WORK TASK
Output an exact reproduction of the data.

RECORDS TO USE

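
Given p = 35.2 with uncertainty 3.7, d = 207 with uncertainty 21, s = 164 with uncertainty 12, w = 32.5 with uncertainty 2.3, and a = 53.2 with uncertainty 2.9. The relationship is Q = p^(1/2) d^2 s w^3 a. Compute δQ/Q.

Relative error in a monomial: (δQ/Q)² = Σ (nᵢ · δxᵢ/xᵢ)².
  (½·δp/p)² = (0.5×0.105)² = 0.00276;  (2·δd/d)² = (2×0.101)² = 0.0412;  (1·δs/s)² = (1×0.0732)² = 0.00535;  (3·δw/w)² = (3×0.0708)² = 0.0451;  (1·δa/a)² = (1×0.0545)² = 0.00297
δQ/Q = √(0.0973) = 0.312

0.312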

RESULT OF THIS EXERCISE
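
Given p = 35.2 with uncertainty 3.7, d = 207 with uncertainty 21, s = 164 with uncertainty 12, w = 32.5 with uncertainty 2.3, and a = 53.2 with uncertainty 2.9. The relationship is Q = p^(1/2) d^2 s w^3 a. Compute δQ/Q.

Relative error in a monomial: (δQ/Q)² = Σ (nᵢ · δxᵢ/xᵢ)².
  (½·δp/p)² = (0.5×0.105)² = 0.00276;  (2·δd/d)² = (2×0.101)² = 0.0412;  (1·δs/s)² = (1×0.0732)² = 0.00535;  (3·δw/w)² = (3×0.0708)² = 0.0451;  (1·δa/a)² = (1×0.0545)² = 0.00297
δQ/Q = √(0.0973) = 0.312

0.312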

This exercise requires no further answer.